- _WORK REQUEST_:
Among the lines below, copy exactly those from the one with "3. MUL(x, b)" through the one with "Note: HALVE uses", counting both ends.

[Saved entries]
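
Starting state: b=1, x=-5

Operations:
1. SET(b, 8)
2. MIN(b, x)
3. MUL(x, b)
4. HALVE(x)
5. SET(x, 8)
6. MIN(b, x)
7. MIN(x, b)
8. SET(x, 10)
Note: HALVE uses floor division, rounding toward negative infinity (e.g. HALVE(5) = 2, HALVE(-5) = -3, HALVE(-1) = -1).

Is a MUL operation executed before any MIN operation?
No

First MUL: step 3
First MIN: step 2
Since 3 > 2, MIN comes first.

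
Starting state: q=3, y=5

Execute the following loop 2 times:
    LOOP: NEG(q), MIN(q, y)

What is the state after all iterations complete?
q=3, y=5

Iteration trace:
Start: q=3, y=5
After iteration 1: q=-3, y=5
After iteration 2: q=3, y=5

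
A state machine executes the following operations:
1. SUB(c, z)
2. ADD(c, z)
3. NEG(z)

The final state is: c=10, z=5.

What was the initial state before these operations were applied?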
==
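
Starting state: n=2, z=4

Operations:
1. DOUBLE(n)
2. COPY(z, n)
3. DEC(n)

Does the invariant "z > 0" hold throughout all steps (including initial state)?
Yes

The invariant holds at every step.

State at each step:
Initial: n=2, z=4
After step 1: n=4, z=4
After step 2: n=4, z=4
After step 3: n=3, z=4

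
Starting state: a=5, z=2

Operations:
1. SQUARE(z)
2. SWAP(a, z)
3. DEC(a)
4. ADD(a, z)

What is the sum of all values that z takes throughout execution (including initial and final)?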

- _WRITTEN SOLUTION_:
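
3. MUL(x, b)
4. HALVE(x)
5. SET(x, 8)
6. MIN(b, x)
7. MIN(x, b)
8. SET(x, 10)
Note: HALVE uses floor division, rounding toward negative infinity (e.g. HALVE(5) = 2, HALVE(-5) = -3, HALVE(-1) = -1).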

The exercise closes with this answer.